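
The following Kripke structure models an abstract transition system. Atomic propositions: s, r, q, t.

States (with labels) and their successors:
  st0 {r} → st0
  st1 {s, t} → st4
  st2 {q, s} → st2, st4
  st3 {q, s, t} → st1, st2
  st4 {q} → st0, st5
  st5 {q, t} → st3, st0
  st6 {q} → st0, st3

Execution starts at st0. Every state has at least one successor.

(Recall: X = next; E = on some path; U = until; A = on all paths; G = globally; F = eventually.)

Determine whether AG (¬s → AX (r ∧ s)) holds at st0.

No

States satisfying ¬s → AX (r ∧ s): {st1, st2, st3}.
States satisfying AG (¬s → AX (r ∧ s)): ∅.
st0 is reachable from st0 and violates ¬s → AX (r ∧ s), so AG fails at st0.
st0 ∉ Sat(AG (¬s → AX (r ∧ s))).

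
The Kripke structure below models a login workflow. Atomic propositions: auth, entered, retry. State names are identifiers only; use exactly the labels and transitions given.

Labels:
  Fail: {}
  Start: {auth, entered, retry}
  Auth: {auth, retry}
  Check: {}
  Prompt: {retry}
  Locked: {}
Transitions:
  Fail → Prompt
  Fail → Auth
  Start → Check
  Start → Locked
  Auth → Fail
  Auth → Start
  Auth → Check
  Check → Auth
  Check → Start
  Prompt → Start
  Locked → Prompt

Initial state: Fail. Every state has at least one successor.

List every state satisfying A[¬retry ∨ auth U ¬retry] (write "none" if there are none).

{Fail, Start, Auth, Check, Locked}

States satisfying ¬retry ∨ auth: {Fail, Start, Auth, Check, Locked}.
States satisfying ¬retry: {Fail, Check, Locked}.
States satisfying A[¬retry ∨ auth U ¬retry]: {Fail, Start, Auth, Check, Locked}.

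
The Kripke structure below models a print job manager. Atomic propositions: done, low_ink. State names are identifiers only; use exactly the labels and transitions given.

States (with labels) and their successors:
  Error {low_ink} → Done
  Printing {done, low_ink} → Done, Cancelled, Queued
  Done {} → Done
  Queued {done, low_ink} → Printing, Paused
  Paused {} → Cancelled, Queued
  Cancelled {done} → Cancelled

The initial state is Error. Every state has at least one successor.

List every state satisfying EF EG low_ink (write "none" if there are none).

States satisfying EG low_ink: {Printing, Queued}.
States satisfying EF EG low_ink: {Printing, Queued, Paused}.

{Printing, Queued, Paused}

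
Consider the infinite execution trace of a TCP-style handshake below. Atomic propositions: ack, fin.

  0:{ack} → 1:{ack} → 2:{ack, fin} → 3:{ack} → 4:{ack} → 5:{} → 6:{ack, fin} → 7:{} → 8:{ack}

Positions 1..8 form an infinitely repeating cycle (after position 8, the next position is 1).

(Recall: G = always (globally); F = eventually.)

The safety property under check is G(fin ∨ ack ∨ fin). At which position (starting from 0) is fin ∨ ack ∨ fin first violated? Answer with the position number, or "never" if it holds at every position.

Check fin ∨ ack ∨ fin at each position in order: 0 ✓, 1 ✓, 2 ✓, 3 ✓, 4 ✓.
At position 5 the labels are {}, so fin ∨ ack ∨ fin is false there. This is the first violation.

5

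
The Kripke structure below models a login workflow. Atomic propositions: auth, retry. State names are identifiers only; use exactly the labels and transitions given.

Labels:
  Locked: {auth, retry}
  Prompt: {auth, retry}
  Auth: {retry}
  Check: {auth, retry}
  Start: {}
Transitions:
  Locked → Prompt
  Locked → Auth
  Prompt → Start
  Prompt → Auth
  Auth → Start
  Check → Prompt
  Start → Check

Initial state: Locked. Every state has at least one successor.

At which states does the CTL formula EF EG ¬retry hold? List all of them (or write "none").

States satisfying EG ¬retry: ∅.
States satisfying EF EG ¬retry: ∅.

none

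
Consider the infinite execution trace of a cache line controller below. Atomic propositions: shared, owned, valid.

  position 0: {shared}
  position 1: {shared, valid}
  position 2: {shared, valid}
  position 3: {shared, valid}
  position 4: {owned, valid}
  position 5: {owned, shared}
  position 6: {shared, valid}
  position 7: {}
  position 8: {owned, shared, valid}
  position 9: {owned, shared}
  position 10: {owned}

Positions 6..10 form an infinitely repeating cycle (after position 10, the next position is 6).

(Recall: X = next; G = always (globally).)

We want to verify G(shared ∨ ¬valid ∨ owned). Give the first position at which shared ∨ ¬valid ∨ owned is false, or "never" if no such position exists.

never

shared ∨ ¬valid ∨ owned holds at every position 0..10, and those are all the positions the trace ever visits, so the invariant G(shared ∨ ¬valid ∨ owned) is never violated.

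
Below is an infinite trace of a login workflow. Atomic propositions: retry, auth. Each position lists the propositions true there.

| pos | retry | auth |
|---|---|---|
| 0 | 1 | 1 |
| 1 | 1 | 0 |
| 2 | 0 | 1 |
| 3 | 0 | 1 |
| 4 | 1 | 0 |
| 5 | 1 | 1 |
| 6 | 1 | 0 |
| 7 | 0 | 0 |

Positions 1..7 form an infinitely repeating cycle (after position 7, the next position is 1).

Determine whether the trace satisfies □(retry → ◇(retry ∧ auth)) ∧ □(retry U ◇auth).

Holds

retry → ◇(retry ∧ auth) holds at every position 0..7, and those are all positions ever visited, so □(retry → ◇(retry ∧ auth)) holds.
Positions where retry holds: 0, 1, 4, 5, 6.
Check ◇(retry ∧ auth) at each: 0→ok, 1→ok, 4→ok, 5→ok, 6→ok.
retry U ◇auth holds at every position 0..7, and those are all positions ever visited, so □(retry U ◇auth) holds.
At position 0: □(retry → ◇(retry ∧ auth)) is true; □(retry U ◇auth) is true; so □(retry → ◇(retry ∧ auth)) ∧ □(retry U ◇auth) is true.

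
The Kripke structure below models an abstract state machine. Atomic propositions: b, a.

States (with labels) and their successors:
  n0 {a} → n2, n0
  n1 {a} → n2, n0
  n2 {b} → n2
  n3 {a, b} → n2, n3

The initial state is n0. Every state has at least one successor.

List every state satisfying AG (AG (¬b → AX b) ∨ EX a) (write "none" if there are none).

States satisfying AG (¬b → AX b) ∨ EX a: {n0, n1, n2, n3}.
States satisfying AG (AG (¬b → AX b) ∨ EX a): {n0, n1, n2, n3}.

{n0, n1, n2, n3}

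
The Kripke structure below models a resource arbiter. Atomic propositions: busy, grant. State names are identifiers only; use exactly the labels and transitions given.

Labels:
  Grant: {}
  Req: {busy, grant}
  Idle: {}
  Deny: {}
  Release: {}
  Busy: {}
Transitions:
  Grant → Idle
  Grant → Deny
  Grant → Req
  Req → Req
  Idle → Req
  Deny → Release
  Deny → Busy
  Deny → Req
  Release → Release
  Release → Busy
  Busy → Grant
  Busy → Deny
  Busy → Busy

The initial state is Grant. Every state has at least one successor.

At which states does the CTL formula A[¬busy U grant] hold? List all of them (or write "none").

States satisfying ¬busy: {Grant, Idle, Deny, Release, Busy}.
States satisfying grant: {Req}.
States satisfying A[¬busy U grant]: {Req, Idle}.

{Req, Idle}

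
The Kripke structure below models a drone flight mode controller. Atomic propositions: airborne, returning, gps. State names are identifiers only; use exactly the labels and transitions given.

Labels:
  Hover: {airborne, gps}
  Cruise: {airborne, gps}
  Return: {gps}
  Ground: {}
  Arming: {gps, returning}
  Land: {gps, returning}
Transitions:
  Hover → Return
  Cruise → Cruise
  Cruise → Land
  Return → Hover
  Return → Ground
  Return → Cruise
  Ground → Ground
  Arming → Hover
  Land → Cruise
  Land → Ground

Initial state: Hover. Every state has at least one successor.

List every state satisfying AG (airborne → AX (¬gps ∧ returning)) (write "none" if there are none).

States satisfying airborne → AX (¬gps ∧ returning): {Return, Ground, Arming, Land}.
States satisfying AG (airborne → AX (¬gps ∧ returning)): {Ground}.

{Ground}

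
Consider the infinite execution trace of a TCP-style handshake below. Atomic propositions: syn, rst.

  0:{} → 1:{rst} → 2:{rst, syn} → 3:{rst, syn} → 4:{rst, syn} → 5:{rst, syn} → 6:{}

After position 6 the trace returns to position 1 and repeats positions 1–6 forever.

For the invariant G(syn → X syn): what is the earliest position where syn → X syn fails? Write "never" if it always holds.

5

Check syn → X syn at each position in order: 0 ✓, 1 ✓, 2 ✓, 3 ✓, 4 ✓.
At position 5 the labels are {rst, syn} and the next position 6 has {}, so syn → X syn is false there. This is the first violation.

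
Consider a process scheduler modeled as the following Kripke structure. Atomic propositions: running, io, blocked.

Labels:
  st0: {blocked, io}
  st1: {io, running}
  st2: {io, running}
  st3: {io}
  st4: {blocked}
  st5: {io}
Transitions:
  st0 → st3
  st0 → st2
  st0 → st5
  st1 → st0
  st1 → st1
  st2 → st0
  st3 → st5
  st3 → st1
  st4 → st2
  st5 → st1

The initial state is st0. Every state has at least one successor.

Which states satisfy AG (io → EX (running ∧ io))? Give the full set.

none

States satisfying io → EX (running ∧ io): {st0, st1, st3, st4, st5}.
States satisfying AG (io → EX (running ∧ io)): ∅.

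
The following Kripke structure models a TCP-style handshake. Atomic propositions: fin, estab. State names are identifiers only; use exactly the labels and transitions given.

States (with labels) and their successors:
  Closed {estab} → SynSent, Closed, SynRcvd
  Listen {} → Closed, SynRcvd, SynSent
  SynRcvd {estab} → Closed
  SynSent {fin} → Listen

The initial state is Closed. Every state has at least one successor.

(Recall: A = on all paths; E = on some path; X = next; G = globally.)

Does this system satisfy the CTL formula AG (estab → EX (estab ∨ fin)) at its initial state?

States satisfying estab → EX (estab ∨ fin): {Closed, Listen, SynRcvd, SynSent}.
States satisfying AG (estab → EX (estab ∨ fin)): {Closed, Listen, SynRcvd, SynSent}.
Every state reachable from Closed satisfies estab → EX (estab ∨ fin).
Closed ∈ Sat(AG (estab → EX (estab ∨ fin))).

Holds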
★ ★ ★ ★ ★ ★ ★
• ASSIGNMENT:
Whenever a line of the entries contains the string "Cancelled", copy that line.

• OUTPUT OF THE TASK:
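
  Printing {done, low_ink} → Done, Cancelled, Queued
  Paused {} → Cancelled, Queued
  Cancelled {done} → Cancelled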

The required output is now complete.